Assigned task.
Go through the listing below and gather every line with the word "Build".

+++

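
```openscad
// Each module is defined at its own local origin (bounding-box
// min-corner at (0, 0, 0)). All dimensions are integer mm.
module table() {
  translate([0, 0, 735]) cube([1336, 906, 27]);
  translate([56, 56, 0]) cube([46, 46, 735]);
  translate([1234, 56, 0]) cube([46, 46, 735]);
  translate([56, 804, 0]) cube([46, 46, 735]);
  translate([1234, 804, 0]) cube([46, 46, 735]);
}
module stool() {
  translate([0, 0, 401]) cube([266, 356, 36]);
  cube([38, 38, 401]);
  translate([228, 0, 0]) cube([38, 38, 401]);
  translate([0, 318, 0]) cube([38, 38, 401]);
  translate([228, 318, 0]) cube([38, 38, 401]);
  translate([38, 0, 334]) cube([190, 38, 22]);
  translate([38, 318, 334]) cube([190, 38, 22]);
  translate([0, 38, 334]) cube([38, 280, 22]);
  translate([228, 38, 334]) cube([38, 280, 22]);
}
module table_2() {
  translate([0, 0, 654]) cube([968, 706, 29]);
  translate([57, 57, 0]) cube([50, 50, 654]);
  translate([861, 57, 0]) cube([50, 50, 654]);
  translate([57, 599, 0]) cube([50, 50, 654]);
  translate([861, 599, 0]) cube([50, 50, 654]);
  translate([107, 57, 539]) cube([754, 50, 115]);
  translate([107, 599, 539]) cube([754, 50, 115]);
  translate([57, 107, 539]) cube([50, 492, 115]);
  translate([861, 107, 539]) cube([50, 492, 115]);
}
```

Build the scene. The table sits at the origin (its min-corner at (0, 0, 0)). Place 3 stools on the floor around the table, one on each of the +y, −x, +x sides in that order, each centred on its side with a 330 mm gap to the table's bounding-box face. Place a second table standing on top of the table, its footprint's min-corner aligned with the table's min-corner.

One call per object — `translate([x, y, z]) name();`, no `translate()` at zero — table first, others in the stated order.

table();
translate([535, 1236, 0]) stool();
translate([-596, 275, 0]) stool();
translate([1666, 275, 0]) stool();
translate([0, 0, 762]) table_2();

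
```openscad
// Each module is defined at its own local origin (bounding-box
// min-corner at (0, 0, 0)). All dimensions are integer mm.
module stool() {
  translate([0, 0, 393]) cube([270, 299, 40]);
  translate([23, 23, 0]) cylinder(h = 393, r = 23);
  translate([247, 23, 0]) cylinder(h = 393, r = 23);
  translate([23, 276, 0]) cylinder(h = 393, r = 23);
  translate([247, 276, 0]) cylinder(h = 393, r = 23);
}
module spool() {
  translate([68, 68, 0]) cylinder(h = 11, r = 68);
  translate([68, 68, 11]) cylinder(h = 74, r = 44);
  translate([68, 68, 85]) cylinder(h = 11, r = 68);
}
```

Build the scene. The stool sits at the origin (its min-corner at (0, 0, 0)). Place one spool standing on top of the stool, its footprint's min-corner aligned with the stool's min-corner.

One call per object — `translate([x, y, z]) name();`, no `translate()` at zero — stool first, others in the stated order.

stool();
translate([0, 0, 433]) spool();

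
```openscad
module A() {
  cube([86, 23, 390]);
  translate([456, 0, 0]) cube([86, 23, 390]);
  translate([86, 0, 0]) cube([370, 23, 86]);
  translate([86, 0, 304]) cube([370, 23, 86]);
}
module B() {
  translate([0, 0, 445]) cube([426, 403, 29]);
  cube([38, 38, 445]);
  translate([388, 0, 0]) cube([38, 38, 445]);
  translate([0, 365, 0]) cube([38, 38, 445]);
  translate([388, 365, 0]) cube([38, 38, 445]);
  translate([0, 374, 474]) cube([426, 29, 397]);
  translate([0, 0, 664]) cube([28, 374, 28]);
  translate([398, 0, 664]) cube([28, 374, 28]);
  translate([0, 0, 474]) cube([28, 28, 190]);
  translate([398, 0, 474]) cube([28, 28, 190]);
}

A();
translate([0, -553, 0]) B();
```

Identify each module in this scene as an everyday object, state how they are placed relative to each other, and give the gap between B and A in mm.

A is a picture frame. B is a chair. The chair is on the floor beside the picture frame on its −y side. The gap between the chair and the picture frame is 150 mm.

The chair's nearest face is 150 mm from the picture frame's −y face.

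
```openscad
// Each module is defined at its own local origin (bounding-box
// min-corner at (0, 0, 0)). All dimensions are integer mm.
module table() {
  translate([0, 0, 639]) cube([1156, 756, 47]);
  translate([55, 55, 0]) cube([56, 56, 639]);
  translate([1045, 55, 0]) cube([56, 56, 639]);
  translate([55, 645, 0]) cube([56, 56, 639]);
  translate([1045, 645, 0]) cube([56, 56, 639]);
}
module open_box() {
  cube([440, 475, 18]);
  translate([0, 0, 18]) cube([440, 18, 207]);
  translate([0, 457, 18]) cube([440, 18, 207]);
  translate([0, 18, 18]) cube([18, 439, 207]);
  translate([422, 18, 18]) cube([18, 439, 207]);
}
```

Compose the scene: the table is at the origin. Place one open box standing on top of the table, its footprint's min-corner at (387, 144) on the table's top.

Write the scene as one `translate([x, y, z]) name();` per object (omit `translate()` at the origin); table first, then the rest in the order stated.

table();
translate([387, 144, 686]) open_box();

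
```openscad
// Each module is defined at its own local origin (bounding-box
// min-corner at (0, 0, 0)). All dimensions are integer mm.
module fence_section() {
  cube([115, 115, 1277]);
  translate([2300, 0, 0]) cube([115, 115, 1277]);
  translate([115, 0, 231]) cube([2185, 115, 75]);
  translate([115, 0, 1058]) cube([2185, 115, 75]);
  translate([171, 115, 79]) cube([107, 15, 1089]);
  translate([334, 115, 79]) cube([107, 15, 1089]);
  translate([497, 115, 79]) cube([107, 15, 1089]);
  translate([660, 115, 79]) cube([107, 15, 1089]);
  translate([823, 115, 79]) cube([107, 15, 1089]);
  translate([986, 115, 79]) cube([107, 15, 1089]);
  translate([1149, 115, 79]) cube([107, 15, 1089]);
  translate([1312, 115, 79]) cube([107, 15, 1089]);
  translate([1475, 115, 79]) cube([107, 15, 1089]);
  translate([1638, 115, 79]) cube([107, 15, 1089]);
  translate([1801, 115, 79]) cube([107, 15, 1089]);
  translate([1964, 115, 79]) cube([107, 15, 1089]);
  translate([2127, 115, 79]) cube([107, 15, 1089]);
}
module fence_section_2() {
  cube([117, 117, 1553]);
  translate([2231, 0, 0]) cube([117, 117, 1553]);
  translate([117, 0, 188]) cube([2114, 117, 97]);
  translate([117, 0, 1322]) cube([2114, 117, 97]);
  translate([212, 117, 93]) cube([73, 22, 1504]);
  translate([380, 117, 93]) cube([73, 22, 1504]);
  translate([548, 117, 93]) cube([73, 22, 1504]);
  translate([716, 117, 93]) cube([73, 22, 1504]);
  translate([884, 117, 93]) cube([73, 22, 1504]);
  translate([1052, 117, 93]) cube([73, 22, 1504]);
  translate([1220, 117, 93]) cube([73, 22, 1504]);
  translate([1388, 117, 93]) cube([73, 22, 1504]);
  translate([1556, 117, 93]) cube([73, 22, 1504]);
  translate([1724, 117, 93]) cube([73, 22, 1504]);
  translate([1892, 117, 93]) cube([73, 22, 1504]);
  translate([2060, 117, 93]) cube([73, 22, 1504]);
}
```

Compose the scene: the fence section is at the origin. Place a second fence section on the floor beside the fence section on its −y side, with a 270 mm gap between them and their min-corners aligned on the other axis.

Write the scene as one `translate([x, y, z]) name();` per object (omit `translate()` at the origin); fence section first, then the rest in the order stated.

fence_section();
translate([0, -409, 0]) fence_section_2();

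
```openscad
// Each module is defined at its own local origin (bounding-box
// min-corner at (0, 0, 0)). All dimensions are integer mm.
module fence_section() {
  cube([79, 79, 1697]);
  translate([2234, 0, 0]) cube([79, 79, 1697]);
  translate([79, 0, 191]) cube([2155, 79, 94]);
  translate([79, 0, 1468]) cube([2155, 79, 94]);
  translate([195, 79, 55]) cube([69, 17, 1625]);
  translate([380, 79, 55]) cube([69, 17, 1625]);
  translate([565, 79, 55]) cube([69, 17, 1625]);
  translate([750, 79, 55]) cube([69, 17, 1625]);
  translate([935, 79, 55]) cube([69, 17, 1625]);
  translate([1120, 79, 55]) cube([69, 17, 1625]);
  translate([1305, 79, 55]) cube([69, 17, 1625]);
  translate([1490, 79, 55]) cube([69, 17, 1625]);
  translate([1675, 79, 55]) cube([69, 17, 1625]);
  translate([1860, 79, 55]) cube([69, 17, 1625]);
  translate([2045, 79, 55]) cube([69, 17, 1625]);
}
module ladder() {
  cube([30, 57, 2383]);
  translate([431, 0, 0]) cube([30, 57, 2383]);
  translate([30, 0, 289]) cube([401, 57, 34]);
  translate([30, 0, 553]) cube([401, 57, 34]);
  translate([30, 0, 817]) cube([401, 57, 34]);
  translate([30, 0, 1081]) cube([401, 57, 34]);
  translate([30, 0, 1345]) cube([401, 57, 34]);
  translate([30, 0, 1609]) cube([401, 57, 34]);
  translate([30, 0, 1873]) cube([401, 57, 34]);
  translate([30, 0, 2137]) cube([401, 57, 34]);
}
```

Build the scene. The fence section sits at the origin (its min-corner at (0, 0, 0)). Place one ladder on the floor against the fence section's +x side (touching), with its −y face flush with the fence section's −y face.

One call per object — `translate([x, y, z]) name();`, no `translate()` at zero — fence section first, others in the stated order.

fence_section();
translate([2313, 0, 0]) ladder();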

+++

Exercise output.
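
Build the scene. The table sits at the origin (its min-corner at (0, 0, 0)). Place 3 stools on the floor around the table, one on each of the +y, −x, +x sides in that order, each centred on its side with a 330 mm gap to the table's bounding-box face. Place a second table standing on top of the table, its footprint's min-corner aligned with the table's min-corner.
Build the scene. The stool sits at the origin (its min-corner at (0, 0, 0)). Place one spool standing on top of the stool, its footprint's min-corner aligned with the stool's min-corner.
Build the scene. The fence section sits at the origin (its min-corner at (0, 0, 0)). Place one ladder on the floor against the fence section's +x side (touching), with its −y face flush with the fence section's −y face.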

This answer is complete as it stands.